## Task description:
Copy exactly, and only, the lines from the line containing "ε₀ = 8.85 × 10^-12 F/m" through the last line of the records below, both included.

## Data for this task:
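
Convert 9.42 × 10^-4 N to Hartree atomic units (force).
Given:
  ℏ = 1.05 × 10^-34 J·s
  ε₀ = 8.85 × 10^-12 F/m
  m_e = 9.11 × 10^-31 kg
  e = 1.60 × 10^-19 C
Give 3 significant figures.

1.13 × 10^4

atomic unit of force: F_au = E_h/a₀ = m_e²e⁶/((4πε₀)³ℏ⁴) = 8.33 × 10^-8 N.
9.42 × 10^-4 / 8.33 × 10^-8 = 1.13 × 10^4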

## Response area:
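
  ε₀ = 8.85 × 10^-12 F/m
  m_e = 9.11 × 10^-31 kg
  e = 1.60 × 10^-19 C
Give 3 significant figures.

1.13 × 10^4

atomic unit of force: F_au = E_h/a₀ = m_e²e⁶/((4πε₀)³ℏ⁴) = 8.33 × 10^-8 N.
9.42 × 10^-4 / 8.33 × 10^-8 = 1.13 × 10^4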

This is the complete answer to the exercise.